◆ INFORMATION GIVEN
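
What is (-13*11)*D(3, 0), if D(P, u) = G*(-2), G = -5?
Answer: -1430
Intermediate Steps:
D(P, u) = 10 (D(P, u) = -5*(-2) = 10)
(-13*11)*D(3, 0) = -13*11*10 = -143*10 = -1430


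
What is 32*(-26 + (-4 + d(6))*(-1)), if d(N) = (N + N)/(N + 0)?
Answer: -768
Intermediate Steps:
d(N) = 2 (d(N) = (2*N)/N = 2)
32*(-26 + (-4 + d(6))*(-1)) = 32*(-26 + (-4 + 2)*(-1)) = 32*(-26 - 2*(-1)) = 32*(-26 + 2) = 32*(-24) = -768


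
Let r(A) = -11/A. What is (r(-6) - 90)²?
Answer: 279841/36 ≈ 7773.4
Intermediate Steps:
(r(-6) - 90)² = (-11/(-6) - 90)² = (-11*(-⅙) - 90)² = (11/6 - 90)² = (-529/6)² = 279841/36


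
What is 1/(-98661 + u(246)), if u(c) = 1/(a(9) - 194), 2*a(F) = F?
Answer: -379/37392521 ≈ -1.0136e-5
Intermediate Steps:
a(F) = F/2
u(c) = -2/379 (u(c) = 1/((½)*9 - 194) = 1/(9/2 - 194) = 1/(-379/2) = -2/379)
1/(-98661 + u(246)) = 1/(-98661 - 2/379) = 1/(-37392521/379) = -379/37392521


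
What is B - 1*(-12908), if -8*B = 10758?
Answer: 46253/4 ≈ 11563.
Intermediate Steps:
B = -5379/4 (B = -⅛*10758 = -5379/4 ≈ -1344.8)
B - 1*(-12908) = -5379/4 - 1*(-12908) = -5379/4 + 12908 = 46253/4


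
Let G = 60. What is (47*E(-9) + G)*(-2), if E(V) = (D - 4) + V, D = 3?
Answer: 820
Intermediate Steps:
E(V) = -1 + V (E(V) = (3 - 4) + V = -1 + V)
(47*E(-9) + G)*(-2) = (47*(-1 - 9) + 60)*(-2) = (47*(-10) + 60)*(-2) = (-470 + 60)*(-2) = -410*(-2) = 820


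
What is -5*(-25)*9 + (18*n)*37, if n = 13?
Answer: 9783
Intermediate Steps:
-5*(-25)*9 + (18*n)*37 = -5*(-25)*9 + (18*13)*37 = 125*9 + 234*37 = 1125 + 8658 = 9783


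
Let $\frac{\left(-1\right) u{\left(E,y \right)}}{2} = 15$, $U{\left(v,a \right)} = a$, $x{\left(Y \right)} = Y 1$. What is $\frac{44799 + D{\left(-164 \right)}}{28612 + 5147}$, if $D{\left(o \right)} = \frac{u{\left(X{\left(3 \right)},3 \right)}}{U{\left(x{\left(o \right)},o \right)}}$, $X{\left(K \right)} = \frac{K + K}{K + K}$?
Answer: $\frac{1224511}{922746} \approx 1.327$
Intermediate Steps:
$x{\left(Y \right)} = Y$
$X{\left(K \right)} = 1$ ($X{\left(K \right)} = \frac{2 K}{2 K} = 2 K \frac{1}{2 K} = 1$)
$u{\left(E,y \right)} = -30$ ($u{\left(E,y \right)} = \left(-2\right) 15 = -30$)
$D{\left(o \right)} = - \frac{30}{o}$
$\frac{44799 + D{\left(-164 \right)}}{28612 + 5147} = \frac{44799 - \frac{30}{-164}}{28612 + 5147} = \frac{44799 - - \frac{15}{82}}{33759} = \left(44799 + \frac{15}{82}\right) \frac{1}{33759} = \frac{3673533}{82} \cdot \frac{1}{33759} = \frac{1224511}{922746}$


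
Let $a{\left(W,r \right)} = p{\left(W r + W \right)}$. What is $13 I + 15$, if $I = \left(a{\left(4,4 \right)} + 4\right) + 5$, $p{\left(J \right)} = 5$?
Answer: $197$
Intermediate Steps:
$a{\left(W,r \right)} = 5$
$I = 14$ ($I = \left(5 + 4\right) + 5 = 9 + 5 = 14$)
$13 I + 15 = 13 \cdot 14 + 15 = 182 + 15 = 197$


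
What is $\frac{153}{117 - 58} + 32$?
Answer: $\frac{2041}{59} \approx 34.593$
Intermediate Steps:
$\frac{153}{117 - 58} + 32 = \frac{153}{59} + 32 = \frac{2041}{59}$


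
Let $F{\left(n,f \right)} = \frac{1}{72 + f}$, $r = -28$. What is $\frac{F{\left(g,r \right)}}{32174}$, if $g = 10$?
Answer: $\frac{1}{1415656} \approx 7.0639 \cdot 10^{-7}$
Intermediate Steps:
$\frac{F{\left(g,r \right)}}{32174} = \frac{1}{\left(72 - 28\right) 32174} = \frac{1}{44} \cdot \frac{1}{32174} = \frac{1}{1415656}$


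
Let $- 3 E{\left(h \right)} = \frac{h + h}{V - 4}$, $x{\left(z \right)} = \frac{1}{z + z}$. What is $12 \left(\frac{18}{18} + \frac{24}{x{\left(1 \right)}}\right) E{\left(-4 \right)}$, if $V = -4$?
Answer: $-196$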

◆ PROBLEM DETAILS
Give every entry back unchanged. Leave none out.

◆ REPLY TO THE TASK
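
What is (-13*11)*D(3, 0), if D(P, u) = G*(-2), G = -5?
Answer: -1430
Intermediate Steps:
D(P, u) = 10 (D(P, u) = -5*(-2) = 10)
(-13*11)*D(3, 0) = -13*11*10 = -143*10 = -1430


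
What is 32*(-26 + (-4 + d(6))*(-1)), if d(N) = (N + N)/(N + 0)?
Answer: -768
Intermediate Steps:
d(N) = 2 (d(N) = (2*N)/N = 2)
32*(-26 + (-4 + d(6))*(-1)) = 32*(-26 + (-4 + 2)*(-1)) = 32*(-26 - 2*(-1)) = 32*(-26 + 2) = 32*(-24) = -768


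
Let r(A) = -11/A. What is (r(-6) - 90)²?
Answer: 279841/36 ≈ 7773.4
Intermediate Steps:
(r(-6) - 90)² = (-11/(-6) - 90)² = (-11*(-⅙) - 90)² = (11/6 - 90)² = (-529/6)² = 279841/36


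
What is 1/(-98661 + u(246)), if u(c) = 1/(a(9) - 194), 2*a(F) = F?
Answer: -379/37392521 ≈ -1.0136e-5
Intermediate Steps:
a(F) = F/2
u(c) = -2/379 (u(c) = 1/((½)*9 - 194) = 1/(9/2 - 194) = 1/(-379/2) = -2/379)
1/(-98661 + u(246)) = 1/(-98661 - 2/379) = 1/(-37392521/379) = -379/37392521


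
What is B - 1*(-12908), if -8*B = 10758?
Answer: 46253/4 ≈ 11563.
Intermediate Steps:
B = -5379/4 (B = -⅛*10758 = -5379/4 ≈ -1344.8)
B - 1*(-12908) = -5379/4 - 1*(-12908) = -5379/4 + 12908 = 46253/4


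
Let G = 60. What is (47*E(-9) + G)*(-2), if E(V) = (D - 4) + V, D = 3?
Answer: 820
Intermediate Steps:
E(V) = -1 + V (E(V) = (3 - 4) + V = -1 + V)
(47*E(-9) + G)*(-2) = (47*(-1 - 9) + 60)*(-2) = (47*(-10) + 60)*(-2) = (-470 + 60)*(-2) = -410*(-2) = 820


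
What is -5*(-25)*9 + (18*n)*37, if n = 13?
Answer: 9783
Intermediate Steps:
-5*(-25)*9 + (18*n)*37 = -5*(-25)*9 + (18*13)*37 = 125*9 + 234*37 = 1125 + 8658 = 9783


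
Let $\frac{\left(-1\right) u{\left(E,y \right)}}{2} = 15$, $U{\left(v,a \right)} = a$, $x{\left(Y \right)} = Y 1$. What is $\frac{44799 + D{\left(-164 \right)}}{28612 + 5147}$, if $D{\left(o \right)} = \frac{u{\left(X{\left(3 \right)},3 \right)}}{U{\left(x{\left(o \right)},o \right)}}$, $X{\left(K \right)} = \frac{K + K}{K + K}$?
Answer: $\frac{1224511}{922746} \approx 1.327$
Intermediate Steps:
$x{\left(Y \right)} = Y$
$X{\left(K \right)} = 1$ ($X{\left(K \right)} = \frac{2 K}{2 K} = 2 K \frac{1}{2 K} = 1$)
$u{\left(E,y \right)} = -30$ ($u{\left(E,y \right)} = \left(-2\right) 15 = -30$)
$D{\left(o \right)} = - \frac{30}{o}$
$\frac{44799 + D{\left(-164 \right)}}{28612 + 5147} = \frac{44799 - \frac{30}{-164}}{28612 + 5147} = \frac{44799 - - \frac{15}{82}}{33759} = \left(44799 + \frac{15}{82}\right) \frac{1}{33759} = \frac{3673533}{82} \cdot \frac{1}{33759} = \frac{1224511}{922746}$


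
Let $a{\left(W,r \right)} = p{\left(W r + W \right)}$. What is $13 I + 15$, if $I = \left(a{\left(4,4 \right)} + 4\right) + 5$, $p{\left(J \right)} = 5$?
Answer: $197$
Intermediate Steps:
$a{\left(W,r \right)} = 5$
$I = 14$ ($I = \left(5 + 4\right) + 5 = 9 + 5 = 14$)
$13 I + 15 = 13 \cdot 14 + 15 = 182 + 15 = 197$


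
What is $\frac{153}{117 - 58} + 32$?
Answer: $\frac{2041}{59} \approx 34.593$
Intermediate Steps:
$\frac{153}{117 - 58} + 32 = \frac{153}{59} + 32 = \frac{2041}{59}$


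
Let $F{\left(n,f \right)} = \frac{1}{72 + f}$, $r = -28$. What is $\frac{F{\left(g,r \right)}}{32174}$, if $g = 10$?
Answer: $\frac{1}{1415656} \approx 7.0639 \cdot 10^{-7}$
Intermediate Steps:
$\frac{F{\left(g,r \right)}}{32174} = \frac{1}{\left(72 - 28\right) 32174} = \frac{1}{44} \cdot \frac{1}{32174} = \frac{1}{1415656}$


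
Let $- 3 E{\left(h \right)} = \frac{h + h}{V - 4}$, $x{\left(z \right)} = \frac{1}{z + z}$. What is $12 \left(\frac{18}{18} + \frac{24}{x{\left(1 \right)}}\right) E{\left(-4 \right)}$, if $V = -4$?
Answer: $-196$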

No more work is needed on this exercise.